Required work: Somewhere in the records below is a line containing "For an n-channel device with V_th = 1.15". Copy that line and everything after it through the end, unchanged.

Records for this task:
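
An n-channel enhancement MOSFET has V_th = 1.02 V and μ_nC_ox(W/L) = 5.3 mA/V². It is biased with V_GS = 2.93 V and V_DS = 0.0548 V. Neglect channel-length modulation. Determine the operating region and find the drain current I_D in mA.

V_ov = V_GS − V_th = 2.93 − 1.02 = 1.91 V.
Since V_DS = 0.0548 V < V_ov = 1.91 V, the device is in the triode region.
I_D = k_n [V_ov · V_DS − ½ V_DS²] = 5.3 × [1.91 × 0.0548 − 0.5 × 0.0548²] = 0.547 mA.

Triode; I_D = 0.547 mA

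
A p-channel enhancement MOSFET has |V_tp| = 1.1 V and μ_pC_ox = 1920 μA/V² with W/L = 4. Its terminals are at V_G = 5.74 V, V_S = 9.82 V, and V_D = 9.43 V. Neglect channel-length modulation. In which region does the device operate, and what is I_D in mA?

V_SG = V_S − V_G = 9.82 − 5.74 = 4.08 V; V_SD = V_S − V_D = 9.82 − 9.43 = 0.39 V.
k_p = μ_pC_ox · (W/L) = 7.68 mA/V².
V_ov = V_SG − |V_tp| = 4.08 − 1.1 = 2.98 V.
Since V_SD = 0.39 V < V_ov = 2.98 V, the device is in the triode region.
I_D = k_p [V_ov · V_SD − ½ V_SD²] = 7.68 × [2.98 × 0.39 − 0.5 × 0.39²] = 8.34 mA.

Triode; I_D = 8.34 mA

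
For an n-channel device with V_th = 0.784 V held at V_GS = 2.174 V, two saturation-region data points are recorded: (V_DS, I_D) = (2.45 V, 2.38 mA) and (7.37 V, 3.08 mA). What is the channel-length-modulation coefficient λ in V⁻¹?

λ = 0.0700 V⁻¹

With V_GS fixed, I_D ∝ (1 + λ V_DS) in saturation, so I_D2/I_D1 = (1 + λ V_DS2)/(1 + λ V_DS1).
3.08/2.38 = 1.294 = (1 + 7.37 λ)/(1 + 2.45 λ).
Solving: λ (I_D1 V_DS2 − I_D2 V_DS1) = I_D2 − I_D1, so λ = (3.08 − 2.38) / (2.38 × 7.37 − 3.08 × 2.45) = 0.7 / 9.99 = 0.07 V⁻¹.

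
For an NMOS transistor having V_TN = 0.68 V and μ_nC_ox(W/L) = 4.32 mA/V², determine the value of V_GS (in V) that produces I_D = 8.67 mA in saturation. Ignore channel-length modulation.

V_GS = 2.68 V

In saturation I_D = ½ k_n (V_GS − V_TN)², so V_GS − V_TN = √(2 I_D / k_n) = √(2 × 8.67 / 4.32) = 2 V.
V_GS = 0.68 + 2 = 2.68 V.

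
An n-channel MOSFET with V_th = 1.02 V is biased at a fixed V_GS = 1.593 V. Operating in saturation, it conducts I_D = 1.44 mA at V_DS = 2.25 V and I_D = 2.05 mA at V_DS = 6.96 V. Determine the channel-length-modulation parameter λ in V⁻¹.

With V_GS fixed, I_D ∝ (1 + λ V_DS) in saturation, so I_D2/I_D1 = (1 + λ V_DS2)/(1 + λ V_DS1).
2.05/1.44 = 1.424 = (1 + 6.96 λ)/(1 + 2.25 λ).
Solving: λ (I_D1 V_DS2 − I_D2 V_DS1) = I_D2 − I_D1, so λ = (2.05 − 1.44) / (1.44 × 6.96 − 2.05 × 2.25) = 0.61 / 5.41 = 0.113 V⁻¹.

λ = 0.113 V⁻¹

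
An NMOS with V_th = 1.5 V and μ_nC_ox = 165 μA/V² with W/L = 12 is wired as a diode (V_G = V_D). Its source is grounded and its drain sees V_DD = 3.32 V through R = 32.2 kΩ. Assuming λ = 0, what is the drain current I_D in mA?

With gate tied to drain, V_GS = V_DS ≥ V_GS − V_th, so the device is in saturation.
k_n = μ_nC_ox · (W/L) = 1.98 mA/V².
KCL at the drain: ½ k_n (V_GS − V_th)² = (V_DD − V_GS)/R.
Let x = V_GS − 1.5. Then 31.9 x² + x − 1.82 = 0, giving x = 0.224 V (positive root), so V_GS = 1.72 V.
I_D = (V_DD − V_GS)/R = (3.32 − 1.72) / 32.2 = 0.0496 mA.

I_D = 0.0496 mA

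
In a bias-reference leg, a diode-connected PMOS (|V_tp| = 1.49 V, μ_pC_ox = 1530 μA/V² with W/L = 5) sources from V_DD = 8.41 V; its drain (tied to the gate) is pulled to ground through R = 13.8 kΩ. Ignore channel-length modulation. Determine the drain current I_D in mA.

I_D = 0.476 mA

With gate tied to drain, V_SG = V_SD ≥ V_SG − |V_tp|, so the device is in saturation.
k_p = μ_pC_ox · (W/L) = 7.65 mA/V².
KCL at the drain: ½ k_p (V_SG − |V_tp|)² = (V_DD − V_SG)/R.
Let x = V_SG − 1.49. Then 52.8 x² + x − 6.92 = 0, giving x = 0.353 V (positive root), so V_SG = 1.84 V.
I_D = (V_DD − V_SG)/R = (8.41 − 1.84) / 13.8 = 0.476 mA.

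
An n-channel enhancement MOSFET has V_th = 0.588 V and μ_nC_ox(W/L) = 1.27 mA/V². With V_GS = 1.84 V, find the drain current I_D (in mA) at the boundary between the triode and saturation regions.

At the boundary V_DS = V_ov = V_GS − V_th = 1.84 − 0.588 = 1.25 V.
I_D = ½ k_n V_ov² = 0.5 × 1.27 × 1.25² = 0.995 mA.

I_D = 0.995 mA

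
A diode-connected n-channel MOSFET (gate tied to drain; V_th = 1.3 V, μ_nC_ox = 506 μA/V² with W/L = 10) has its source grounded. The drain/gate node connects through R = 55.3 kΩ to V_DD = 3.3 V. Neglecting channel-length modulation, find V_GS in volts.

With gate tied to drain, V_GS = V_DS ≥ V_GS − V_th, so the device is in saturation.
k_n = μ_nC_ox · (W/L) = 5.06 mA/V².
KCL at the drain: ½ k_n (V_GS − V_th)² = (V_DD − V_GS)/R.
Let x = V_GS − 1.3. Then 140 x² + x − 2 = 0, giving x = 0.116 V (positive root), so V_GS = 1.42 V.
I_D = (V_DD − V_GS)/R = (3.3 − 1.42) / 55.3 = 0.0341 mA.

V_GS = 1.42 V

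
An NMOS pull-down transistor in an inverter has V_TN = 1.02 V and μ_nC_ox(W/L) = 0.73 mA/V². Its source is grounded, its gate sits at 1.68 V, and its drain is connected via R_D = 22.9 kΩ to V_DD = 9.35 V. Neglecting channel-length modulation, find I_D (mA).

V_GS = V_G = 1.68 V, so V_ov = 1.68 − 1.02 = 0.66 V.
Assume saturation: I_D = ½ k_n V_ov² = 0.5 × 0.73 × 0.66² = 0.159 mA, giving V_DS = V_DD − I_D R_D = 9.35 − 0.159 × 22.9 = 5.71 V.
V_DS = 5.71 V ≥ V_ov = 0.66 V, confirming saturation.

I_D = 0.159 mA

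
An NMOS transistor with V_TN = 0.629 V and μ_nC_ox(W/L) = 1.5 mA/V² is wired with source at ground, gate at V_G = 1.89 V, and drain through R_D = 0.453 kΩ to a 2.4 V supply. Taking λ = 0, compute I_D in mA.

I_D = 1.19 mA

V_GS = V_G = 1.89 V, so V_ov = 1.89 − 0.629 = 1.26 V.
Assume saturation: I_D = ½ k_n V_ov² = 0.5 × 1.5 × 1.26² = 1.19 mA, giving V_DS = V_DD − I_D R_D = 2.4 − 1.19 × 0.453 = 1.86 V.
V_DS = 1.86 V ≥ V_ov = 1.26 V, confirming saturation.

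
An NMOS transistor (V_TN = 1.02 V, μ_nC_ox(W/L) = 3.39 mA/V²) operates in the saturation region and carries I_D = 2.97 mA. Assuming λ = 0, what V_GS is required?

V_GS = 2.34 V

In saturation I_D = ½ k_n (V_GS − V_TN)², so V_GS − V_TN = √(2 I_D / k_n) = √(2 × 2.97 / 3.39) = 1.32 V.
V_GS = 1.02 + 1.32 = 2.34 V.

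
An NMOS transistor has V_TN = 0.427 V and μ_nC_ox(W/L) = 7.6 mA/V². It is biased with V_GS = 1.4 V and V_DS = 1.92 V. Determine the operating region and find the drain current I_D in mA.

V_ov = V_GS − V_TN = 1.4 − 0.427 = 0.973 V.
Since V_DS = 1.92 V ≥ V_ov = 0.973 V, the device is in saturation.
I_D = ½ k_n V_ov² = 0.5 × 7.6 × 0.973² = 3.6 mA.

Saturation; I_D = 3.60 mA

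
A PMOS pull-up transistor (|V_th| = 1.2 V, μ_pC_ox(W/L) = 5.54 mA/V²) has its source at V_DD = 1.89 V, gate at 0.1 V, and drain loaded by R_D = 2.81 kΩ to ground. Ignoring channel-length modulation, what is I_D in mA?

I_D = 0.593 mA

V_SG = V_DD − V_G = 1.89 − 0.1 = 1.79 V, so V_ov = 1.79 − 1.2 = 0.59 V.
Assume saturation: I_D = ½ k_p V_ov² = 0.5 × 5.54 × 0.59² = 0.964 mA, giving V_SD = V_DD − I_D R_D = 1.89 − 0.964 × 2.81 = -0.82 V.
But -0.82 V < V_ov = 0.59 V, so the device is actually in triode.
In triode I_D = k_p[V_ov V_SD − ½ V_SD²] and I_D = (V_DD − V_SD)/R_D. Equating: 7.78 V_SD² − 10.18 V_SD + 1.89 = 0, giving V_SD = 0.224 V (the root below V_ov).
I_D = (1.89 − 0.224) / 2.81 = 0.593 mA.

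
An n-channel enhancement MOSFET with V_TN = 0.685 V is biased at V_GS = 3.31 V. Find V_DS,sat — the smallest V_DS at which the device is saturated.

The boundary between triode and saturation is V_DS = V_GS − V_TN = V_ov.
V_ov = 3.31 − 0.685 = 2.62 V.

V_DS,sat = 2.62 V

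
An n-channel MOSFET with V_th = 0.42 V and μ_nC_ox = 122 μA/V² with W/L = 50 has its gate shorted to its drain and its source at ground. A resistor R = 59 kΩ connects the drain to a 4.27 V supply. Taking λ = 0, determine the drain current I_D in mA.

With gate tied to drain, V_GS = V_DS ≥ V_GS − V_th, so the device is in saturation.
k_n = μ_nC_ox · (W/L) = 6.1 mA/V².
KCL at the drain: ½ k_n (V_GS − V_th)² = (V_DD − V_GS)/R.
Let x = V_GS − 0.42. Then 180 x² + x − 3.85 = 0, giving x = 0.144 V (positive root), so V_GS = 0.564 V.
I_D = (V_DD − V_GS)/R = (4.27 − 0.564) / 59 = 0.0628 mA.

I_D = 0.0628 mA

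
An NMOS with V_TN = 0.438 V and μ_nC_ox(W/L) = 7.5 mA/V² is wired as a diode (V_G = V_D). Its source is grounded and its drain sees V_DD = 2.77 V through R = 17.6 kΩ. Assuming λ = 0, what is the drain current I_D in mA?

I_D = 0.122 mA

With gate tied to drain, V_GS = V_DS ≥ V_GS − V_TN, so the device is in saturation.
KCL at the drain: ½ k_n (V_GS − V_TN)² = (V_DD − V_GS)/R.
Let x = V_GS − 0.438. Then 66 x² + x − 2.332 = 0, giving x = 0.181 V (positive root), so V_GS = 0.619 V.
I_D = (V_DD − V_GS)/R = (2.77 − 0.619) / 17.6 = 0.122 mA.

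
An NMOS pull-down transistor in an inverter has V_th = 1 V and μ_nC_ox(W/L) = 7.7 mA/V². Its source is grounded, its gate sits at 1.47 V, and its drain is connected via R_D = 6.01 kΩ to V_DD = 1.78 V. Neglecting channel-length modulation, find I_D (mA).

V_GS = V_G = 1.47 V, so V_ov = 1.47 − 1 = 0.47 V.
Assume saturation: I_D = ½ k_n V_ov² = 0.5 × 7.7 × 0.47² = 0.85 mA, giving V_DS = V_DD − I_D R_D = 1.78 − 0.85 × 6.01 = -3.33 V.
But -3.33 V < V_ov = 0.47 V, so the device is actually in triode.
In triode I_D = k_n[V_ov V_DS − ½ V_DS²] and I_D = (V_DD − V_DS)/R_D. Equating: 23.1 V_DS² − 22.75 V_DS + 1.78 = 0, giving V_DS = 0.0857 V (the root below V_ov).
I_D = (1.78 − 0.0857) / 6.01 = 0.282 mA.

I_D = 0.282 mA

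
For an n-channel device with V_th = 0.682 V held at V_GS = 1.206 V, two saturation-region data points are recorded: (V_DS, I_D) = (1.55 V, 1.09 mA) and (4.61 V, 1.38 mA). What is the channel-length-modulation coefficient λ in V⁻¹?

With V_GS fixed, I_D ∝ (1 + λ V_DS) in saturation, so I_D2/I_D1 = (1 + λ V_DS2)/(1 + λ V_DS1).
1.38/1.09 = 1.266 = (1 + 4.61 λ)/(1 + 1.55 λ).
Solving: λ (I_D1 V_DS2 − I_D2 V_DS1) = I_D2 − I_D1, so λ = (1.38 − 1.09) / (1.09 × 4.61 − 1.38 × 1.55) = 0.29 / 2.89 = 0.1 V⁻¹.

λ = 0.100 V⁻¹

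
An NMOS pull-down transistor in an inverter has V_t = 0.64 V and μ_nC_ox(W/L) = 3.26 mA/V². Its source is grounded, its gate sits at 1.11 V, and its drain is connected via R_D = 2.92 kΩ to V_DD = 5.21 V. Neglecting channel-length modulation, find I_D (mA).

V_GS = V_G = 1.11 V, so V_ov = 1.11 − 0.64 = 0.47 V.
Assume saturation: I_D = ½ k_n V_ov² = 0.5 × 3.26 × 0.47² = 0.36 mA, giving V_DS = V_DD − I_D R_D = 5.21 − 0.36 × 2.92 = 4.16 V.
V_DS = 4.16 V ≥ V_ov = 0.47 V, confirming saturation.

I_D = 0.360 mA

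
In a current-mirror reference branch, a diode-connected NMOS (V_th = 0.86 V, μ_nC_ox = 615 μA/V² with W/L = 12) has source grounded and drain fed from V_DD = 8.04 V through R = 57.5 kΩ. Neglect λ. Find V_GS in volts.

V_GS = 1.04 V

With gate tied to drain, V_GS = V_DS ≥ V_GS − V_th, so the device is in saturation.
k_n = μ_nC_ox · (W/L) = 7.38 mA/V².
KCL at the drain: ½ k_n (V_GS − V_th)² = (V_DD − V_GS)/R.
Let x = V_GS − 0.86. Then 212 x² + x − 7.18 = 0, giving x = 0.182 V (positive root), so V_GS = 1.04 V.
I_D = (V_DD − V_GS)/R = (8.04 − 1.04) / 57.5 = 0.122 mA.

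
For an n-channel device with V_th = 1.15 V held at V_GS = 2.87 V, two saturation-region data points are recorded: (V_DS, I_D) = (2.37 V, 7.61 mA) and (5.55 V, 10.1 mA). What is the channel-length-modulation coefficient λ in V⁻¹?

With V_GS fixed, I_D ∝ (1 + λ V_DS) in saturation, so I_D2/I_D1 = (1 + λ V_DS2)/(1 + λ V_DS1).
10.1/7.61 = 1.327 = (1 + 5.55 λ)/(1 + 2.37 λ).
Solving: λ (I_D1 V_DS2 − I_D2 V_DS1) = I_D2 − I_D1, so λ = (10.1 − 7.61) / (7.61 × 5.55 − 10.1 × 2.37) = 2.49 / 18.3 = 0.136 V⁻¹.

λ = 0.136 V⁻¹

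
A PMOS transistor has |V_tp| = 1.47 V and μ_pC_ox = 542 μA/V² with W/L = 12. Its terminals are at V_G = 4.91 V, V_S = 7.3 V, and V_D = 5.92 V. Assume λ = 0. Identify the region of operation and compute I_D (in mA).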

Written response:
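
For an n-channel device with V_th = 1.15 V held at V_GS = 2.87 V, two saturation-region data points are recorded: (V_DS, I_D) = (2.37 V, 7.61 mA) and (5.55 V, 10.1 mA). What is the channel-length-modulation coefficient λ in V⁻¹?

With V_GS fixed, I_D ∝ (1 + λ V_DS) in saturation, so I_D2/I_D1 = (1 + λ V_DS2)/(1 + λ V_DS1).
10.1/7.61 = 1.327 = (1 + 5.55 λ)/(1 + 2.37 λ).
Solving: λ (I_D1 V_DS2 − I_D2 V_DS1) = I_D2 − I_D1, so λ = (10.1 − 7.61) / (7.61 × 5.55 − 10.1 × 2.37) = 2.49 / 18.3 = 0.136 V⁻¹.

λ = 0.136 V⁻¹

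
A PMOS transistor has |V_tp| = 1.47 V and μ_pC_ox = 542 μA/V² with W/L = 12. Its terminals are at V_G = 4.91 V, V_S = 7.3 V, and V_D = 5.92 V. Assume λ = 0. Identify the region of operation and compute I_D (in mA).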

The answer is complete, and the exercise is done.